__The problem__:
Transcribe the rest of the listing below, starting with the line that contains "Suppose Ha-eun allocates" and ending with the last line, exactly as written.
** Opening Data supplied block **
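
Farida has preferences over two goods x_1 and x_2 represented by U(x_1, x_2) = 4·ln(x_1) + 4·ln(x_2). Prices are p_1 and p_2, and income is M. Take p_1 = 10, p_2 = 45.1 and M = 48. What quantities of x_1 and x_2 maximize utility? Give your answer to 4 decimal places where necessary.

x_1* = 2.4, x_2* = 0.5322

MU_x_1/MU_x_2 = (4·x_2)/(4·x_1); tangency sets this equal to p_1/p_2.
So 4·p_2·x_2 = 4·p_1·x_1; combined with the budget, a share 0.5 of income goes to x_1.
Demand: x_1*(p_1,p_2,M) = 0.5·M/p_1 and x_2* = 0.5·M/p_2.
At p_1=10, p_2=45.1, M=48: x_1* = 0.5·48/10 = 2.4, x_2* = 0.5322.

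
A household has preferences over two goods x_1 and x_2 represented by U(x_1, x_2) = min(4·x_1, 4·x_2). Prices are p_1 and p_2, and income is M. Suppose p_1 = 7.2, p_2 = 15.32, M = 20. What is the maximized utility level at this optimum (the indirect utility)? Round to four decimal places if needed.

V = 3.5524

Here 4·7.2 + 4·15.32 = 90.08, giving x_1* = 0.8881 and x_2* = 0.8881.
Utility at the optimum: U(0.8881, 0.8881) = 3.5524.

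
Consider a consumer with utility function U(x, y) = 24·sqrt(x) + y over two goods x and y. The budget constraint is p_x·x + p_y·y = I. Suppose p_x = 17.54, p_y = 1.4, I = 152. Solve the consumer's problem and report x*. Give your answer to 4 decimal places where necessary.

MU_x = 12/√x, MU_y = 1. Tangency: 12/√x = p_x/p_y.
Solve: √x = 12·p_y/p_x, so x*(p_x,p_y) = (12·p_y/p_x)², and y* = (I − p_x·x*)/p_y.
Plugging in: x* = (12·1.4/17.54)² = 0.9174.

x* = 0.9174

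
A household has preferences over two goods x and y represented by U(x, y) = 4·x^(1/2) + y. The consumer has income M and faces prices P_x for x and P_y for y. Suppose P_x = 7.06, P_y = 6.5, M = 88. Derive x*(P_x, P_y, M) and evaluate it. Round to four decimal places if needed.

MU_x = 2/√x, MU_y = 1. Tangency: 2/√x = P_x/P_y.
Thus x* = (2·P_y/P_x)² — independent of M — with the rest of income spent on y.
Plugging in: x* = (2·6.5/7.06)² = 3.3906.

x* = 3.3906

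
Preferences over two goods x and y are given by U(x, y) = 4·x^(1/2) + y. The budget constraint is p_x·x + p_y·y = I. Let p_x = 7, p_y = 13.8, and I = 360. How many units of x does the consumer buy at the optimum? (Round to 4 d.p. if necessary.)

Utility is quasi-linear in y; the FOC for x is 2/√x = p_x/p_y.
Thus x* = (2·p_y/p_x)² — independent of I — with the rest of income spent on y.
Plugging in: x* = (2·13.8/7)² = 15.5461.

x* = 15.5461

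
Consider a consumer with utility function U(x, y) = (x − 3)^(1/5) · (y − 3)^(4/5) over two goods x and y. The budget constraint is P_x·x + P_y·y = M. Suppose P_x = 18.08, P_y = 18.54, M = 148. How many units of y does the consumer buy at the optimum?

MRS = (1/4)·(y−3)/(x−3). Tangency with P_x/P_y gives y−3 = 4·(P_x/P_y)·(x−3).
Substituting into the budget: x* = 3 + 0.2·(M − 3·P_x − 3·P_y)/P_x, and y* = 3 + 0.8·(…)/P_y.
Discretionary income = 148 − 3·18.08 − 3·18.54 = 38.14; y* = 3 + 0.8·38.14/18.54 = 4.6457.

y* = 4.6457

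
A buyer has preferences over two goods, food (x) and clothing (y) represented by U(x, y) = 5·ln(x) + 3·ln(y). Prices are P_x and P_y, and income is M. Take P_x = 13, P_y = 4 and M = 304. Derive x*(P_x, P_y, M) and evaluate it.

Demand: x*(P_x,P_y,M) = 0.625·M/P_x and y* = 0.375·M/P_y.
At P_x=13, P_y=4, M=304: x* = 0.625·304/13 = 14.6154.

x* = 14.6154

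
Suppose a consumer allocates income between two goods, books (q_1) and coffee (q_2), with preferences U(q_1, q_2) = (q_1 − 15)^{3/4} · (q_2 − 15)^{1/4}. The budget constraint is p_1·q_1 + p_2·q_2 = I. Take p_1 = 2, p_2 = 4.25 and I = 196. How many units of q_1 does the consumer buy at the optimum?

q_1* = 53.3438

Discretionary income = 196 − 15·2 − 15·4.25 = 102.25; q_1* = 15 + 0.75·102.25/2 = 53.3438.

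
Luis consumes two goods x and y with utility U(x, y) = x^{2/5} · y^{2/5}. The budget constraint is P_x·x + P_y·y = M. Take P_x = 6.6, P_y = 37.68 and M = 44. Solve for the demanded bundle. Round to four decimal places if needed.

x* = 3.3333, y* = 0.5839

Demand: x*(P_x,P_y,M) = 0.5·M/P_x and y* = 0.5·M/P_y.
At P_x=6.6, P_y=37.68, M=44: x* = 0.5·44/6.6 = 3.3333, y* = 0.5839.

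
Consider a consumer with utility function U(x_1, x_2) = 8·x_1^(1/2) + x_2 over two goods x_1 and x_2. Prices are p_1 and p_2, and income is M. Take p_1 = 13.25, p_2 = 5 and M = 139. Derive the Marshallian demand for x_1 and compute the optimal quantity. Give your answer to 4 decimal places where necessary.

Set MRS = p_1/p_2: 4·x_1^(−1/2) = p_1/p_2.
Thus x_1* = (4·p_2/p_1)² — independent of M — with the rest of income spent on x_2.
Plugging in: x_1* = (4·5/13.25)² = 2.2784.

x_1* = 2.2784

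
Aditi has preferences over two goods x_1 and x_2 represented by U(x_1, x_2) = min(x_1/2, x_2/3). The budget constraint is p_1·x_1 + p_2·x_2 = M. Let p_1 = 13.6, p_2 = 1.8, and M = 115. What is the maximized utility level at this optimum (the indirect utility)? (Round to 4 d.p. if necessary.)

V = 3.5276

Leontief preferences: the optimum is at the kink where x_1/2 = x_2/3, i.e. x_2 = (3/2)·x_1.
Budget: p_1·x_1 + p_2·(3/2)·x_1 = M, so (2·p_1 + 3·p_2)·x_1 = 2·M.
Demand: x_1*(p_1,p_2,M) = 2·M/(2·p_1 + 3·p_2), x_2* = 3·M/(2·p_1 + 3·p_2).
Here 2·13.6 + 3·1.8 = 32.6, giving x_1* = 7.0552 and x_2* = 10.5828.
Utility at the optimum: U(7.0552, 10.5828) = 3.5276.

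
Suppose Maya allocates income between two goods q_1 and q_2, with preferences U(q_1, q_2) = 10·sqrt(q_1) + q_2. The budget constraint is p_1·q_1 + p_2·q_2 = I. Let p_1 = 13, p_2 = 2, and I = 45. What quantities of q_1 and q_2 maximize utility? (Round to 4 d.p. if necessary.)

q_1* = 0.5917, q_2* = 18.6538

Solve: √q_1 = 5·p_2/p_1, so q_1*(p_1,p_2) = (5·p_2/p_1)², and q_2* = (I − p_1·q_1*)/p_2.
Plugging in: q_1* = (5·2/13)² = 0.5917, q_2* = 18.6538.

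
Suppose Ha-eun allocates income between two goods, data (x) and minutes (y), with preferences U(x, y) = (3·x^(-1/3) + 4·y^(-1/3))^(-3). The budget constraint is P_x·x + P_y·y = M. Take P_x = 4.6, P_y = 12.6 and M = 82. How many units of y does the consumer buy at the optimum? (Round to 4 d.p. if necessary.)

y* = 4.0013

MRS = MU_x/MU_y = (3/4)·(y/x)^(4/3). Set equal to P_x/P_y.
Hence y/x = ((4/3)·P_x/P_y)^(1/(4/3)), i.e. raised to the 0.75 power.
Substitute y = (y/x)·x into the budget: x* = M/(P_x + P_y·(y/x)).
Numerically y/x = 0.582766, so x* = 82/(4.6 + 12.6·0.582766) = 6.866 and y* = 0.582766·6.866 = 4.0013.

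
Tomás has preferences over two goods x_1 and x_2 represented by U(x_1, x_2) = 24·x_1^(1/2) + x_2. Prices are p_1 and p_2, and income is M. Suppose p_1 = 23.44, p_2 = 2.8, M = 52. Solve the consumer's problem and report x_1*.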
** Closing Data supplied block **
__Output for this exercise__:
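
Suppose Ha-eun allocates income between two goods, data (x) and minutes (y), with preferences U(x, y) = (3·x^(-1/3) + 4·y^(-1/3))^(-3). The budget constraint is P_x·x + P_y·y = M. Take P_x = 4.6, P_y = 12.6 and M = 82. How many units of y does the consumer buy at the optimum? (Round to 4 d.p. if necessary.)

y* = 4.0013

MRS = MU_x/MU_y = (3/4)·(y/x)^(4/3). Set equal to P_x/P_y.
Hence y/x = ((4/3)·P_x/P_y)^(1/(4/3)), i.e. raised to the 0.75 power.
Substitute y = (y/x)·x into the budget: x* = M/(P_x + P_y·(y/x)).
Numerically y/x = 0.582766, so x* = 82/(4.6 + 12.6·0.582766) = 6.866 and y* = 0.582766·6.866 = 4.0013.

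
Tomás has preferences over two goods x_1 and x_2 represented by U(x_1, x_2) = 24·x_1^(1/2) + x_2. Prices are p_1 and p_2, and income is M. Suppose p_1 = 23.44, p_2 = 2.8, M = 52. Solve the consumer's problem and report x_1*.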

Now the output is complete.